* **EXERCISE INSTRUCTIONS**
From the line that contains "T=a | T=b | T=c |" to the end of the records below, copy every line exactly. Both the first and last of these lines count.

---------- DATASET ----------

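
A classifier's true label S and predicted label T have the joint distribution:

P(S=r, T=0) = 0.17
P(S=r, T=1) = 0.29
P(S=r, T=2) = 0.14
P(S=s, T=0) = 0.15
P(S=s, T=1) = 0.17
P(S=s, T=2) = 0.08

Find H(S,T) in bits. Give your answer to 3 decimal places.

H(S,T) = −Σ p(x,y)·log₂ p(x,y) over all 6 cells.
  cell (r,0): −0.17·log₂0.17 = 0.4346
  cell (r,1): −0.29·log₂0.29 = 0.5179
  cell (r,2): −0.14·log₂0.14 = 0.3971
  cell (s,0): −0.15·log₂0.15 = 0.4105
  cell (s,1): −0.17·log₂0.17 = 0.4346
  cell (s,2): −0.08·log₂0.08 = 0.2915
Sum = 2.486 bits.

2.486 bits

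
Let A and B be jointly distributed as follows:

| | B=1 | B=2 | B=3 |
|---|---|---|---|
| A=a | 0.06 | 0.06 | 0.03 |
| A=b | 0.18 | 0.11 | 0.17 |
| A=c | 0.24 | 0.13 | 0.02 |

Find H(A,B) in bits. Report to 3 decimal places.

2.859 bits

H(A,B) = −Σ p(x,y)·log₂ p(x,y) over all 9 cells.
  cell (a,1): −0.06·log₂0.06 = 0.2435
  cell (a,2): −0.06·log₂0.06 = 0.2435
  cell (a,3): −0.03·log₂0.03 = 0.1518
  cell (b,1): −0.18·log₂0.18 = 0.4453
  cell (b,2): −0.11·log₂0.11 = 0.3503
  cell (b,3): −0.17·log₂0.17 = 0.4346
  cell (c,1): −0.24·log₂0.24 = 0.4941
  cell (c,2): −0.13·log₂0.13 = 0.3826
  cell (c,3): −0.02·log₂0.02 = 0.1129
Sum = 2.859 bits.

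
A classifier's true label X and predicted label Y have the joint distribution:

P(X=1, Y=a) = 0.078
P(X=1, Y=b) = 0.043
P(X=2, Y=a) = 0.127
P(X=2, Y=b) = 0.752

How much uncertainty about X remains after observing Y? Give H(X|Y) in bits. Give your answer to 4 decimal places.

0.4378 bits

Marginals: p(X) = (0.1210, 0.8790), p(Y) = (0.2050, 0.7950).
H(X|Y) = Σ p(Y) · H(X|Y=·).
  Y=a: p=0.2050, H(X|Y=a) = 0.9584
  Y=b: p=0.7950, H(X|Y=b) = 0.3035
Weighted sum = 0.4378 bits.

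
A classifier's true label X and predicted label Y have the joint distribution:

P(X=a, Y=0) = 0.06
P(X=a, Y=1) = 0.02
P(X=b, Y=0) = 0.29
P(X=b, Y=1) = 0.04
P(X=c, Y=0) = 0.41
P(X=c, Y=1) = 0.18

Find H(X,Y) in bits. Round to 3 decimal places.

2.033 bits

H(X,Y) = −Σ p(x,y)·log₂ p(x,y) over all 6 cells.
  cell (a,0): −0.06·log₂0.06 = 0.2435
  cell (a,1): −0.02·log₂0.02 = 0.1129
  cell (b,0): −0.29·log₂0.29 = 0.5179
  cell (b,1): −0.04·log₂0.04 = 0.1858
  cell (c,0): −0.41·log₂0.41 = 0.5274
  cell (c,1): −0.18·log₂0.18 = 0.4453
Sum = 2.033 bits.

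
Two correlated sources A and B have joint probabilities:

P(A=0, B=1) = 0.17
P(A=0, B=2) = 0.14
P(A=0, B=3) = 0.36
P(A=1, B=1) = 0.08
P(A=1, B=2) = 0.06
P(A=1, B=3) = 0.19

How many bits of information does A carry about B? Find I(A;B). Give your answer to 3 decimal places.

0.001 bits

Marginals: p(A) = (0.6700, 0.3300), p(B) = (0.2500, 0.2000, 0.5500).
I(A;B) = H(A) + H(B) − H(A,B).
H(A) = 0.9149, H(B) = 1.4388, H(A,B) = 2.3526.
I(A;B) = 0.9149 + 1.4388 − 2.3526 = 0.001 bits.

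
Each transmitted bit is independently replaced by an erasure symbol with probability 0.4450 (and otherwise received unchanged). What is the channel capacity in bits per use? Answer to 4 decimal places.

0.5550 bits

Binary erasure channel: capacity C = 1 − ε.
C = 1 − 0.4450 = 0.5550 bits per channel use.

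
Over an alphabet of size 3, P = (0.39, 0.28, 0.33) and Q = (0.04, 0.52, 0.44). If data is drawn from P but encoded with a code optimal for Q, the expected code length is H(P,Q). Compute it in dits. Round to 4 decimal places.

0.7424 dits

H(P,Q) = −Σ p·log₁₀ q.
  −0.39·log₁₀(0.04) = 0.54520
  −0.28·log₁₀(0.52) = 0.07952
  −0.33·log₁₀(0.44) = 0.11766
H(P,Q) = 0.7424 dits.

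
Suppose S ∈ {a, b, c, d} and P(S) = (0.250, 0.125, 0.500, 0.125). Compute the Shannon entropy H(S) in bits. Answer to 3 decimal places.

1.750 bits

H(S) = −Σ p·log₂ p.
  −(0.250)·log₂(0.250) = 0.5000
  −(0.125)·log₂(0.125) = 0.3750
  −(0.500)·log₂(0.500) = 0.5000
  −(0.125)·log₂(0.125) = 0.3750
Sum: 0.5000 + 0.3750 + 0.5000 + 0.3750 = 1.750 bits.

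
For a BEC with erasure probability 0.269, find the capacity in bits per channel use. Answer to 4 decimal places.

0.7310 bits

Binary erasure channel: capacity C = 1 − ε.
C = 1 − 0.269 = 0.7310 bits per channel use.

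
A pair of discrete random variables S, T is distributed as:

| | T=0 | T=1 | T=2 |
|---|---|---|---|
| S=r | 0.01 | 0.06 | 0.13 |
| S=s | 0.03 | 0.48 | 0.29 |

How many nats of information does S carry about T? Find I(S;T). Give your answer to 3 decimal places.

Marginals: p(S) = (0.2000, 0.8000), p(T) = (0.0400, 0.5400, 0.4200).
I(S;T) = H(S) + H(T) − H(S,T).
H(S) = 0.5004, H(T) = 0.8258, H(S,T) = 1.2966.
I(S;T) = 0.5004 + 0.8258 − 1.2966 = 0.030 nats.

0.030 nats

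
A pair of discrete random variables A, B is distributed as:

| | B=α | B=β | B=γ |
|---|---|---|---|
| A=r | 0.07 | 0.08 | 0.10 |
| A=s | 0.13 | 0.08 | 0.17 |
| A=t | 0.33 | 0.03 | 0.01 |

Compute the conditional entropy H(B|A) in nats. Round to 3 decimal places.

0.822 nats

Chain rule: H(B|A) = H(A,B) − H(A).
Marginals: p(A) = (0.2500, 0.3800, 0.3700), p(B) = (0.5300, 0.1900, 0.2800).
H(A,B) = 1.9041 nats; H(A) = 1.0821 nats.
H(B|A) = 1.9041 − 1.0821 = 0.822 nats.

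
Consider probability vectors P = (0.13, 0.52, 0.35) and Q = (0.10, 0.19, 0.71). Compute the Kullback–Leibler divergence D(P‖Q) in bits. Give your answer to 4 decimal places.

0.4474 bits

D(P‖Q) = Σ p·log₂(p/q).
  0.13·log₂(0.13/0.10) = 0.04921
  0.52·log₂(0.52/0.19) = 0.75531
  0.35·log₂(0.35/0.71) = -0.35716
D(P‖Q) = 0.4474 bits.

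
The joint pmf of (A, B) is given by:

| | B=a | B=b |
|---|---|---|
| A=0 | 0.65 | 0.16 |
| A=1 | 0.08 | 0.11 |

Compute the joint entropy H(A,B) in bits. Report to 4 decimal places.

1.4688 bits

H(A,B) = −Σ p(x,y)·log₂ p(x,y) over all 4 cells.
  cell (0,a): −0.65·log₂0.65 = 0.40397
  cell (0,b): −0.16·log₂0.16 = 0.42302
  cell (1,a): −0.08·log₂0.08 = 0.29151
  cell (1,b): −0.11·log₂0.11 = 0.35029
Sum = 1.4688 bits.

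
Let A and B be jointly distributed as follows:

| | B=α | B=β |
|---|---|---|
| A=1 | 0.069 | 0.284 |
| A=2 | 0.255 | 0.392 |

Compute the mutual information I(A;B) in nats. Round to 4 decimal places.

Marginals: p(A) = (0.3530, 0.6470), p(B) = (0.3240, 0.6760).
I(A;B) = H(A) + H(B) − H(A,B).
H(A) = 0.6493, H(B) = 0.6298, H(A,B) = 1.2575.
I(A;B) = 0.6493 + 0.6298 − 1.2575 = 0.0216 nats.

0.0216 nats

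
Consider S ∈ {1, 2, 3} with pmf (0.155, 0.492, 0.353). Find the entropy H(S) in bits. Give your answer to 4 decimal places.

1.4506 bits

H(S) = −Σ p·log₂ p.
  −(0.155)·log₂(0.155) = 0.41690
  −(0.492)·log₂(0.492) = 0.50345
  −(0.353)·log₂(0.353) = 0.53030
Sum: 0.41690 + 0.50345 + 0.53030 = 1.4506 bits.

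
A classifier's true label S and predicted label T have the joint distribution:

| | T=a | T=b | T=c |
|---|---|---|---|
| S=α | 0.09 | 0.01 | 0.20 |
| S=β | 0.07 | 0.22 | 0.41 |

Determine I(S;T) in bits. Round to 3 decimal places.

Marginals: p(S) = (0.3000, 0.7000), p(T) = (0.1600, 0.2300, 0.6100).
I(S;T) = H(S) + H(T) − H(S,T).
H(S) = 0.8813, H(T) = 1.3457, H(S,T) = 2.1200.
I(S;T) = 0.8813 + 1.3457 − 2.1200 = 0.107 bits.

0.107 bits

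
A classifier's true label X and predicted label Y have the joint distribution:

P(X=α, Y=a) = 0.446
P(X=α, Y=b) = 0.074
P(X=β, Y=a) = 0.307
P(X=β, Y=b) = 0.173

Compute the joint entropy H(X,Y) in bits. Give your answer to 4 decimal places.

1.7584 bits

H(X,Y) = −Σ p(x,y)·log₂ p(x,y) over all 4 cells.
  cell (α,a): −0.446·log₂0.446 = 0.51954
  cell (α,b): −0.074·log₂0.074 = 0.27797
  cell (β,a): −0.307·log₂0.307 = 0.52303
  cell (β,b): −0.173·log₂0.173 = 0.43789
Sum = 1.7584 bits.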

----------

* **YOUR RESPONSE**
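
| | T=a | T=b | T=c |
|---|---|---|---|
| S=α | 0.09 | 0.01 | 0.20 |
| S=β | 0.07 | 0.22 | 0.41 |

Determine I(S;T) in bits. Round to 3 decimal places.

Marginals: p(S) = (0.3000, 0.7000), p(T) = (0.1600, 0.2300, 0.6100).
I(S;T) = H(S) + H(T) − H(S,T).
H(S) = 0.8813, H(T) = 1.3457, H(S,T) = 2.1200.
I(S;T) = 0.8813 + 1.3457 − 2.1200 = 0.107 bits.

0.107 bits

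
A classifier's true label X and predicted label Y have the joint distribution:

P(X=α, Y=a) = 0.446
P(X=α, Y=b) = 0.074
P(X=β, Y=a) = 0.307
P(X=β, Y=b) = 0.173

Compute the joint entropy H(X,Y) in bits. Give your answer to 4 decimal places.

1.7584 bits

H(X,Y) = −Σ p(x,y)·log₂ p(x,y) over all 4 cells.
  cell (α,a): −0.446·log₂0.446 = 0.51954
  cell (α,b): −0.074·log₂0.074 = 0.27797
  cell (β,a): −0.307·log₂0.307 = 0.52303
  cell (β,b): −0.173·log₂0.173 = 0.43789
Sum = 1.7584 bits.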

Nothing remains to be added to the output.